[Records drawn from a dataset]
################
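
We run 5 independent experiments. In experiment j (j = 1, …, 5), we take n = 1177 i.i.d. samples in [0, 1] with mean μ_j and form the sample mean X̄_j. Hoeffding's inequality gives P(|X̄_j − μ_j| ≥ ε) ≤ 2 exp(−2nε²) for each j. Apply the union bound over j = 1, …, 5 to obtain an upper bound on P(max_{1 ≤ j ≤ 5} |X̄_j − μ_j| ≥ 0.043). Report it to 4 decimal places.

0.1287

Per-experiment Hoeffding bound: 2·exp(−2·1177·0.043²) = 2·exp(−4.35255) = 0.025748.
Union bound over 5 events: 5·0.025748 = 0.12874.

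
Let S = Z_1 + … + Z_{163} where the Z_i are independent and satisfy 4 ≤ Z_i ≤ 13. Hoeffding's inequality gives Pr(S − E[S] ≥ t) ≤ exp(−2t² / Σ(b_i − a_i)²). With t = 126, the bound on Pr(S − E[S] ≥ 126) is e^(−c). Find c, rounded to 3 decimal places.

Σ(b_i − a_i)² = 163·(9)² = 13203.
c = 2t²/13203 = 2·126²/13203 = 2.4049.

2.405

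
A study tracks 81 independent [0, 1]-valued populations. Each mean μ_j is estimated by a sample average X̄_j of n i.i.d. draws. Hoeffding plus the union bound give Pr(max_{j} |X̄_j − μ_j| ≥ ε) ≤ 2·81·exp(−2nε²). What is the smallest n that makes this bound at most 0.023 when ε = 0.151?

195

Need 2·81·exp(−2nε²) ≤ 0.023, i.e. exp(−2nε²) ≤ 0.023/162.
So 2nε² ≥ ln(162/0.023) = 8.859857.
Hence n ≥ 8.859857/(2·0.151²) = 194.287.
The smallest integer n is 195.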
################
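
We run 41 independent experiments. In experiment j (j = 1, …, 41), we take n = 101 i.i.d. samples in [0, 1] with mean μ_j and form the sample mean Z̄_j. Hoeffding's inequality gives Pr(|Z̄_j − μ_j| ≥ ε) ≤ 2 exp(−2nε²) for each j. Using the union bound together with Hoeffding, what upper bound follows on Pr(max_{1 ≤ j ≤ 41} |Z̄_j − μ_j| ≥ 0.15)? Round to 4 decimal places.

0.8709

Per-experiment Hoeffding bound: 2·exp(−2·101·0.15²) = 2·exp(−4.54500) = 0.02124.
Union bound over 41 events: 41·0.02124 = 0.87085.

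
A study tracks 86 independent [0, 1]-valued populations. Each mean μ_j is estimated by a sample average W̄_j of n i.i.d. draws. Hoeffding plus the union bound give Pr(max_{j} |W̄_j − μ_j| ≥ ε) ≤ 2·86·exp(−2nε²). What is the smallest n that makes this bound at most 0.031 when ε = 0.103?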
################
> **REQUIRED WORK**
From the entries above, extract only the lines running from the one containing "We run 41 independent" through the one containing "A study tracks 86", inclusive.

> **YOUR SOLUTION**
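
We run 41 independent experiments. In experiment j (j = 1, …, 41), we take n = 101 i.i.d. samples in [0, 1] with mean μ_j and form the sample mean Z̄_j. Hoeffding's inequality gives Pr(|Z̄_j − μ_j| ≥ ε) ≤ 2 exp(−2nε²) for each j. Using the union bound together with Hoeffding, what upper bound follows on Pr(max_{1 ≤ j ≤ 41} |Z̄_j − μ_j| ≥ 0.15)? Round to 4 decimal places.

0.8709

Per-experiment Hoeffding bound: 2·exp(−2·101·0.15²) = 2·exp(−4.54500) = 0.02124.
Union bound over 41 events: 41·0.02124 = 0.87085.

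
A study tracks 86 independent [0, 1]-valued populations. Each mean μ_j is estimated by a sample average W̄_j of n i.i.d. draws. Hoeffding plus the union bound give Pr(max_{j} |W̄_j − μ_j| ≥ ε) ≤ 2·86·exp(−2nε²). What is the smallest n that makes this bound at most 0.031 when ε = 0.103?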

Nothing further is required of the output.